- **Task description**
What you return should be the lines of the data containing "Times", each in full.
--------------------
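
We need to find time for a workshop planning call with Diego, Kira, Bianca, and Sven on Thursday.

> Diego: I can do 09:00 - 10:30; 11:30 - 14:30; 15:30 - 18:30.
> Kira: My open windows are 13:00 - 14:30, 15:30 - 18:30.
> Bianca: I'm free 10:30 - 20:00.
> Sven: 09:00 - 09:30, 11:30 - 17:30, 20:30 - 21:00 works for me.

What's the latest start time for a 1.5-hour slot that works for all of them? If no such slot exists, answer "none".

16:00

Diego ∩ Kira: 13:00-14:30, 15:30-18:30.
Diego ∩ Kira ∩ Bianca: 13:00-14:30, 15:30-18:30.
Diego ∩ Kira ∩ Bianca ∩ Sven: 13:00-14:30, 15:30-17:30.
The last common window of at least 90 minutes is 15:30-17:30; a 90-minute meeting can start as late as 16:00 and still end by 17:30.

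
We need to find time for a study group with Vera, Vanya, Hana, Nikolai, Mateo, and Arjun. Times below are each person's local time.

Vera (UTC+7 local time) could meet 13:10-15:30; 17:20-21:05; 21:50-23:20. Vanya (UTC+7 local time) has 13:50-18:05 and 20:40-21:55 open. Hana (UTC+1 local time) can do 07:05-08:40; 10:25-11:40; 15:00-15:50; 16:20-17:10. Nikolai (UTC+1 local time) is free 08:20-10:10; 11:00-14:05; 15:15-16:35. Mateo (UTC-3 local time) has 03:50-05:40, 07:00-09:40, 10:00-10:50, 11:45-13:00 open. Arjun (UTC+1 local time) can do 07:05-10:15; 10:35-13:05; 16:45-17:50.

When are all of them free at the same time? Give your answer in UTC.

Vera in UTC: 06:10-08:30, 10:20-14:05, 14:50-16:20 (subtract 7h to convert from UTC+7).
Vanya in UTC: 06:50-11:05, 13:40-14:55 (subtract 7h to convert from UTC+7).
Hana in UTC: 06:05-07:40, 09:25-10:40, 14:00-14:50, 15:20-16:10 (subtract 1h to convert from UTC+1).
Nikolai in UTC: 07:20-09:10, 10:00-13:05, 14:15-15:35 (subtract 1h to convert from UTC+1).
Mateo in UTC: 06:50-08:40, 10:00-12:40, 13:00-13:50, 14:45-16:00 (add 3h to convert from UTC-3).
Arjun in UTC: 06:05-09:15, 09:35-12:05, 15:45-16:50 (subtract 1h to convert from UTC+1).
Vera ∩ Vanya: 06:50-08:30, 10:20-11:05, 13:40-14:05, 14:50-14:55.
Vera ∩ Vanya ∩ Hana: 06:50-07:40, 10:20-10:40, 14:00-14:05.
Vera ∩ Vanya ∩ Hana ∩ Nikolai: 07:20-07:40, 10:20-10:40.
Vera ∩ Vanya ∩ Hana ∩ Nikolai ∩ Mateo: 07:20-07:40, 10:20-10:40.
Vera ∩ Vanya ∩ Hana ∩ Nikolai ∩ Mateo ∩ Arjun: 07:20-07:40, 10:20-10:40.

07:20-07:40, 10:20-10:40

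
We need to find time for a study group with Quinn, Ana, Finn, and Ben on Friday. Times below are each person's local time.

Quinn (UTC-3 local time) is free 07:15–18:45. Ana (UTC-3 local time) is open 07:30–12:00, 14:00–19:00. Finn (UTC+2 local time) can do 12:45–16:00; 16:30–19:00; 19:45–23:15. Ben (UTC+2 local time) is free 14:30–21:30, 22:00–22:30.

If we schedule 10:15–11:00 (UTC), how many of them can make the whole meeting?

1

Quinn in UTC: 10:15-21:45 (add 3h to convert from UTC-3).
Ana in UTC: 10:30-15:00, 17:00-22:00 (add 3h to convert from UTC-3).
Finn in UTC: 10:45-14:00, 14:30-17:00, 17:45-21:15 (subtract 2h to convert from UTC+2).
Ben in UTC: 12:30-19:30, 20:00-20:30 (subtract 2h to convert from UTC+2).
Quinn can make the full 10:15-11:00 slot — that's 1.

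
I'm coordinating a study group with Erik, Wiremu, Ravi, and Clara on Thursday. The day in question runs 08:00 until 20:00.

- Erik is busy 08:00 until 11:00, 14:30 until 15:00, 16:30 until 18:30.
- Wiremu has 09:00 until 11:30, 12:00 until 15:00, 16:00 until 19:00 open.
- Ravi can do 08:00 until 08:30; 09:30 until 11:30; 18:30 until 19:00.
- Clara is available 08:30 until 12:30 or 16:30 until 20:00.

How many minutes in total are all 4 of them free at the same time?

60

Erik free: 11:00-14:30, 15:00-16:30, 18:30-20:00 (invert busy blocks within the working day).
Wiremu free: 09:00-11:30, 12:00-15:00, 16:00-19:00.
Ravi free: 08:00-08:30, 09:30-11:30, 18:30-19:00.
Clara free: 08:30-12:30, 16:30-20:00.
Erik ∩ Wiremu: 11:00-11:30, 12:00-14:30, 16:00-16:30, 18:30-19:00.
Erik ∩ Wiremu ∩ Ravi: 11:00-11:30, 18:30-19:00.
Erik ∩ Wiremu ∩ Ravi ∩ Clara: 11:00-11:30, 18:30-19:00.
Those are the intersection windows.
Summing the common windows: 30 + 30 = 60 minutes.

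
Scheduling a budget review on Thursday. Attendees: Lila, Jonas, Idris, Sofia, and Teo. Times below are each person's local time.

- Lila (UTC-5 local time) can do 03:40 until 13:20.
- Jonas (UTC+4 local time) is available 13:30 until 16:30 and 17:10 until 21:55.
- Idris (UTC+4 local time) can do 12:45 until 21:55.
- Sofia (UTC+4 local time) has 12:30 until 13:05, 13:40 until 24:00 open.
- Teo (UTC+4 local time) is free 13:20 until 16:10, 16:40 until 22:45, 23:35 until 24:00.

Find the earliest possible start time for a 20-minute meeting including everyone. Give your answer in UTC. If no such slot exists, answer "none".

Lila in UTC: 08:40-18:20 (add 5h to convert from UTC-5).
Jonas in UTC: 09:30-12:30, 13:10-17:55 (subtract 4h to convert from UTC+4).
Idris in UTC: 08:45-17:55 (subtract 4h to convert from UTC+4).
Sofia in UTC: 08:30-09:05, 09:40-20:00 (subtract 4h to convert from UTC+4).
Teo in UTC: 09:20-12:10, 12:40-18:45, 19:35-20:00 (subtract 4h to convert from UTC+4).
Lila ∩ Jonas: 09:30-12:30, 13:10-17:55.
Lila ∩ Jonas ∩ Idris: 09:30-12:30, 13:10-17:55.
Lila ∩ Jonas ∩ Idris ∩ Sofia: 09:40-12:30, 13:10-17:55.
Lila ∩ Jonas ∩ Idris ∩ Sofia ∩ Teo: 09:40-12:10, 13:10-17:55.
The first common window of at least 20 minutes is 09:40-12:10, so the earliest start is 09:40.

09:40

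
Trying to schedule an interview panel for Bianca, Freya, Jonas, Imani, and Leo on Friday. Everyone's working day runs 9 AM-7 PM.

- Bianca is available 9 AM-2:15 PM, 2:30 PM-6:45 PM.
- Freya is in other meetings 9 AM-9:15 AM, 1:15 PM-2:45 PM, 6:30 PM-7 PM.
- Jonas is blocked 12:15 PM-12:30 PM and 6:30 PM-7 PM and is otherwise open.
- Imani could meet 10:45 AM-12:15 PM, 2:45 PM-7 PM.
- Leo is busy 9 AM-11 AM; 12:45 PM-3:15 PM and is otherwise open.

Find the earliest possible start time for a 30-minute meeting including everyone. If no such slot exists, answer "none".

Bianca free: 09:00-14:15, 14:30-18:45.
Freya free: 09:15-13:15, 14:45-18:30 (invert busy blocks within the working day).
Jonas free: 09:00-12:15, 12:30-18:30 (invert busy blocks within the working day).
Imani free: 10:45-12:15, 14:45-19:00.
Leo free: 11:00-12:45, 15:15-19:00 (invert busy blocks within the working day).
Bianca ∩ Freya: 09:15-13:15, 14:45-18:30.
Bianca ∩ Freya ∩ Jonas: 09:15-12:15, 12:30-13:15, 14:45-18:30.
Bianca ∩ Freya ∩ Jonas ∩ Imani: 10:45-12:15, 14:45-18:30.
Bianca ∩ Freya ∩ Jonas ∩ Imani ∩ Leo: 11:00-12:15, 15:15-18:30.
Those are the intersection windows.
The first common window of at least 30 minutes is 11:00-12:15, so the earliest start is 11:00.

11:00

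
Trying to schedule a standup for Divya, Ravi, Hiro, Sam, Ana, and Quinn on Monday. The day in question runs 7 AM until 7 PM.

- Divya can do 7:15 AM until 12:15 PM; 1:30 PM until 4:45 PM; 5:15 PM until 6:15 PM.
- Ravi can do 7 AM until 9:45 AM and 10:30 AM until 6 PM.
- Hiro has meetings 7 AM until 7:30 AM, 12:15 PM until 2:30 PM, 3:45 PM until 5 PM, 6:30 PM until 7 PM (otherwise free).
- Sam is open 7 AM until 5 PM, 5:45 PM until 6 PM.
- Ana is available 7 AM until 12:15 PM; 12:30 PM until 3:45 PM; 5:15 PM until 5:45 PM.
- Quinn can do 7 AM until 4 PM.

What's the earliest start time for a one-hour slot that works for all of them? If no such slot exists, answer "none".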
--------------------
- **Result**
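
We need to find time for a study group with Vera, Vanya, Hana, Nikolai, Mateo, and Arjun. Times below are each person's local time.
We need to find time for a study group with Quinn, Ana, Finn, and Ben on Friday. Times below are each person's local time.
Scheduling a budget review on Thursday. Attendees: Lila, Jonas, Idris, Sofia, and Teo. Times below are each person's local time.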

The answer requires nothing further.